- _Exercise prompt_:
Your answer must be every line of the data below that holds the string "inserts", copied exactly.

== Segment start ==

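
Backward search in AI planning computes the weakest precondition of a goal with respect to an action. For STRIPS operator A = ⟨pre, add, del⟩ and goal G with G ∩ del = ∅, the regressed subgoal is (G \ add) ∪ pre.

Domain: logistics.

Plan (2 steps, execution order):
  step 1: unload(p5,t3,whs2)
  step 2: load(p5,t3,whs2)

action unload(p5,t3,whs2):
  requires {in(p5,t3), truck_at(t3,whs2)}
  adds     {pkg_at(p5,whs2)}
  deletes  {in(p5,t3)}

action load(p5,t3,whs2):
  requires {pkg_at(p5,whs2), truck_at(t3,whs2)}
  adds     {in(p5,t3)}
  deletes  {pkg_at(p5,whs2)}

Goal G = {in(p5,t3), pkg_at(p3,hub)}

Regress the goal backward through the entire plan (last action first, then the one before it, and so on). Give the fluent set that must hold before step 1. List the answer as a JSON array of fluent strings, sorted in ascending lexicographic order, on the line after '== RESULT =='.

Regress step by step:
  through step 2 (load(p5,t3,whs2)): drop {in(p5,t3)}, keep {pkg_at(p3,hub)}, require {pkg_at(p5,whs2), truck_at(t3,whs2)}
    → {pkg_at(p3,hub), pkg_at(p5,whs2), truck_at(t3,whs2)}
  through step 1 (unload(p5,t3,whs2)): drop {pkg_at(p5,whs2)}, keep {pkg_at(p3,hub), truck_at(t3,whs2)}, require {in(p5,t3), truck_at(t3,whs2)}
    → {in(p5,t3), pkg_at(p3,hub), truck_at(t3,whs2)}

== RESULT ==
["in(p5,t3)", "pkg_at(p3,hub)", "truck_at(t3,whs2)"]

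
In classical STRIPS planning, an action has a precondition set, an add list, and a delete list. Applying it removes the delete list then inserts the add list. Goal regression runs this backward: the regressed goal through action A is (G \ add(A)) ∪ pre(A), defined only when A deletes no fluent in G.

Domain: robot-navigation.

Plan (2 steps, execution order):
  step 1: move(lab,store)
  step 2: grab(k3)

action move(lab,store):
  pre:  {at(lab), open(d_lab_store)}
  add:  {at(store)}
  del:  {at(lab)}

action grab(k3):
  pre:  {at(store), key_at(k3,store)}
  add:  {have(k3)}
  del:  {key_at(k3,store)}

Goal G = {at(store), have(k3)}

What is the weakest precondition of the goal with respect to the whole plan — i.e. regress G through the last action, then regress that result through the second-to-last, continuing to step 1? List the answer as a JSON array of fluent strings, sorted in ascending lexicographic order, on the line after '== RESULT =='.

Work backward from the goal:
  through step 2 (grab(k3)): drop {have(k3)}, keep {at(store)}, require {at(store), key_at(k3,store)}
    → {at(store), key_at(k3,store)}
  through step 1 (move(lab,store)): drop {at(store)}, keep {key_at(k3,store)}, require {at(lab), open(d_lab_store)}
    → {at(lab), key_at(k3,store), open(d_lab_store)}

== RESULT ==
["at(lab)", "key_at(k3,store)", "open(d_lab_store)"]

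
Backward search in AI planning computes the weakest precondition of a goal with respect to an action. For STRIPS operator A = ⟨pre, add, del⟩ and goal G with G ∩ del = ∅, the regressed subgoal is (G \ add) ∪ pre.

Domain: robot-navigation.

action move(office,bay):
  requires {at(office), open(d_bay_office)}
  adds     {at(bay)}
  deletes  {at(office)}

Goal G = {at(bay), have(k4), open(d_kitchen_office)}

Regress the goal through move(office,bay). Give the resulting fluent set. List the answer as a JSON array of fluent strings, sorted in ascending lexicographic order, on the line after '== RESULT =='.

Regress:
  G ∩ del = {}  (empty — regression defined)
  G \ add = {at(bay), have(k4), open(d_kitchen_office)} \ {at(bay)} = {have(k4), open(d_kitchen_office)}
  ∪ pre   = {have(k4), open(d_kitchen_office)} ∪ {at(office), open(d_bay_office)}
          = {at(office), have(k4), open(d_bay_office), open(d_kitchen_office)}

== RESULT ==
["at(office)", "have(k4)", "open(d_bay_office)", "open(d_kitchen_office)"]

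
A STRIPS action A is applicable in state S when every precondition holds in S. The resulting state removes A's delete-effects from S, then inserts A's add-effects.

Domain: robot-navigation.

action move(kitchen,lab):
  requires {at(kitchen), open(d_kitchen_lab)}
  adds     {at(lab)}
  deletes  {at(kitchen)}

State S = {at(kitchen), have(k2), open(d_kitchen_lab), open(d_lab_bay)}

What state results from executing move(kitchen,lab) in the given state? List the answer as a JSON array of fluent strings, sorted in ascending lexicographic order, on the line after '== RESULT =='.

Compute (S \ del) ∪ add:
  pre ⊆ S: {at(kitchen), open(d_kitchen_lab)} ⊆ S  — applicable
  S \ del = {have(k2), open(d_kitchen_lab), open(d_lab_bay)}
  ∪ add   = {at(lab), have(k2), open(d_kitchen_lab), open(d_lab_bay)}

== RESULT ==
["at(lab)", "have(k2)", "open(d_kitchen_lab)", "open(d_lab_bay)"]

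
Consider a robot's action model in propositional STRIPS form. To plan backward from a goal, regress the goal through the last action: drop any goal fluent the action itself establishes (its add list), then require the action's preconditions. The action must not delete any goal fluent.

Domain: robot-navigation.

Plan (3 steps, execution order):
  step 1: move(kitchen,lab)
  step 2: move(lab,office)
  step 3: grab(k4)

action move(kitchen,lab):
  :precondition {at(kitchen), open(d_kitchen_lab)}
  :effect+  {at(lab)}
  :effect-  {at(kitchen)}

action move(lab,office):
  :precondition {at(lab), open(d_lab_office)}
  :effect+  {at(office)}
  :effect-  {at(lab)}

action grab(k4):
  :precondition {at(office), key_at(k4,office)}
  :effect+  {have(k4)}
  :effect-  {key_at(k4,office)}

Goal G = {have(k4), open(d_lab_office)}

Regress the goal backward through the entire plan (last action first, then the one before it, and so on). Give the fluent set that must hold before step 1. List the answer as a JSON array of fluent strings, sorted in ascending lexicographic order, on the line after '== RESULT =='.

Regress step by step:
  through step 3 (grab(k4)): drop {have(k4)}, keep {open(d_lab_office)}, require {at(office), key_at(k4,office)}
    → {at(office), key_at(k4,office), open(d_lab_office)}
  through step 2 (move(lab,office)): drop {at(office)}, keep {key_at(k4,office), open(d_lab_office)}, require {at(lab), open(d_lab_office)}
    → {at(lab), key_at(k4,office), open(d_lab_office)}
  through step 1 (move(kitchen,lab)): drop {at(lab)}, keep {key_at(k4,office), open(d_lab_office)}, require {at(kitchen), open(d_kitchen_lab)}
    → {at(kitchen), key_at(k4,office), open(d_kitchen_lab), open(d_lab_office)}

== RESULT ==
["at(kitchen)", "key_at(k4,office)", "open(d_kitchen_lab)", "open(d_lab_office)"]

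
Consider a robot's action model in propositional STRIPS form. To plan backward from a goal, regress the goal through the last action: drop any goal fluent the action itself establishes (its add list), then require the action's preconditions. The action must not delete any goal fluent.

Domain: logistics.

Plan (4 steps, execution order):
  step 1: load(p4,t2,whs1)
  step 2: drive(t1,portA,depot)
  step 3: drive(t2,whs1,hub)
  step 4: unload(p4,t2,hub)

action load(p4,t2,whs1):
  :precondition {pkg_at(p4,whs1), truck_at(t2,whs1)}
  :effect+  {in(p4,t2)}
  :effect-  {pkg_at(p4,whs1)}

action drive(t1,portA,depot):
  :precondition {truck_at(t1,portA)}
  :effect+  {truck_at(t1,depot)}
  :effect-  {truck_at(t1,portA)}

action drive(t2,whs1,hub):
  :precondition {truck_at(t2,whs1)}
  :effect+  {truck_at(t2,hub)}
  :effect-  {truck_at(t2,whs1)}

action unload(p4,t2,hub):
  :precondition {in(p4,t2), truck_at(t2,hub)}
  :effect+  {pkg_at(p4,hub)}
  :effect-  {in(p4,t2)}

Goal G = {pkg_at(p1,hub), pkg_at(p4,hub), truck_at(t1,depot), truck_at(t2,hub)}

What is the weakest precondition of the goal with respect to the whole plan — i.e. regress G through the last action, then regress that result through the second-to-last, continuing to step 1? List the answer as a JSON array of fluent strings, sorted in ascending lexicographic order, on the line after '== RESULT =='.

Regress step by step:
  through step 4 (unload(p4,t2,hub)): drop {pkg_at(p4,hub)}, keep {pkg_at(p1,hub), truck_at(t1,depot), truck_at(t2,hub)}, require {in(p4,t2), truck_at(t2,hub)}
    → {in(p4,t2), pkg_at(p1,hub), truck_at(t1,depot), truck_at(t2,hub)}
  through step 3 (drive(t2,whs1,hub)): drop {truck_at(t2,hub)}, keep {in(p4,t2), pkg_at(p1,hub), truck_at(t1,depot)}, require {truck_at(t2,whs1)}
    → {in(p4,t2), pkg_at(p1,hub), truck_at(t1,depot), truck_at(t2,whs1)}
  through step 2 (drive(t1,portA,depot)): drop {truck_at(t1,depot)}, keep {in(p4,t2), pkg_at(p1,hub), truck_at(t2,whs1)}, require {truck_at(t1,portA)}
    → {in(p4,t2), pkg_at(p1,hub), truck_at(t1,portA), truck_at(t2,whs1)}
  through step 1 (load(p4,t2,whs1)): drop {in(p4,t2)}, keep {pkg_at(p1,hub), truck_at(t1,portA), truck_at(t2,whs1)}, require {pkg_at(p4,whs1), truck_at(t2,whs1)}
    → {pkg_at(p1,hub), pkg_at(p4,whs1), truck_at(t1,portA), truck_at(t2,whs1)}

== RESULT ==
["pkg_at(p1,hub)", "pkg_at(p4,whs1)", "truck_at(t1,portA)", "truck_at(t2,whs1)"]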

== Segment end ==

- _Task result_:
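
In classical STRIPS planning, an action has a precondition set, an add list, and a delete list. Applying it removes the delete list then inserts the add list. Goal regression runs this backward: the regressed goal through action A is (G \ add(A)) ∪ pre(A), defined only when A deletes no fluent in G.
A STRIPS action A is applicable in state S when every precondition holds in S. The resulting state removes A's delete-effects from S, then inserts A's add-effects.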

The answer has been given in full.